Records for processing -

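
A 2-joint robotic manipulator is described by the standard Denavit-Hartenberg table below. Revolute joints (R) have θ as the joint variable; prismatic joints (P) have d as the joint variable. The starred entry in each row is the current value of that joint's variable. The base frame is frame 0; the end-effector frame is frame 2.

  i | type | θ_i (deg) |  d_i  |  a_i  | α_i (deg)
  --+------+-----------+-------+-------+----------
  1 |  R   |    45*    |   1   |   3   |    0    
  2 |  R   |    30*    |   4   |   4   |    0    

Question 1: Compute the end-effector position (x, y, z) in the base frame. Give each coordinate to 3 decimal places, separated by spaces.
after link 1: o_1 = (2.1213, 2.1213, 1.0000)
after link 2: o_2 = (3.1566, 5.9850, 5.0000)

3.157 5.985 5.000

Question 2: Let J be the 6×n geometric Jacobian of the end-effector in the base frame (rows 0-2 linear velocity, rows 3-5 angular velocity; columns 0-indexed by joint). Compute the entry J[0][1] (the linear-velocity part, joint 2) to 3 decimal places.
axis z_1 = (0.0000,0.0000,1.0000); lever o_n−o_1 = (1.0353,3.8637,4.0000)
cross product → J_v[:, 1] = (-3.8637,1.0353,0.0000)
J_ω[:, 1] = z_1
entry J[0][1] = -3.8637

-3.864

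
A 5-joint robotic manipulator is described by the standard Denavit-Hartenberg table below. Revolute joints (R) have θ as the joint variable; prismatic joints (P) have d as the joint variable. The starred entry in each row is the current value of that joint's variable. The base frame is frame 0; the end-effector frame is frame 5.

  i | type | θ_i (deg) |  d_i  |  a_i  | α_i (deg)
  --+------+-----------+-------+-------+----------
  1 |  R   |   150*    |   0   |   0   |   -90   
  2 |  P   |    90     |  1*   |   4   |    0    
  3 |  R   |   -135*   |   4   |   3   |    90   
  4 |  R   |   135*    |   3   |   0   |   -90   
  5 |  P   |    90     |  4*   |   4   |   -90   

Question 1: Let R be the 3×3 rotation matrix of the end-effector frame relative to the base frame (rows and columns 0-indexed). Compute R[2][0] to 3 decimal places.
End-effector x-axis (col 0 of R) = (-0.6124,0.3536,-0.7071)
R[2][0] = -0.7071

-0.707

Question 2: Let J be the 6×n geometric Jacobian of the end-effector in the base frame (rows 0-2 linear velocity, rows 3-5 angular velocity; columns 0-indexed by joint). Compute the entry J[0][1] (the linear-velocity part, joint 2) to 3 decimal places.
prismatic axis z_1 = (-0.5000,-0.8660,0.0000)
J_v[:, 1] = z_1; J_ω[:, 1] = (0,0,0)
entry J[0][1] = -0.5000

-0.500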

Your instructions - Go through the material above line by line and state how many lines contain "Revolute". Give only the number.

Solution to this exercise - 2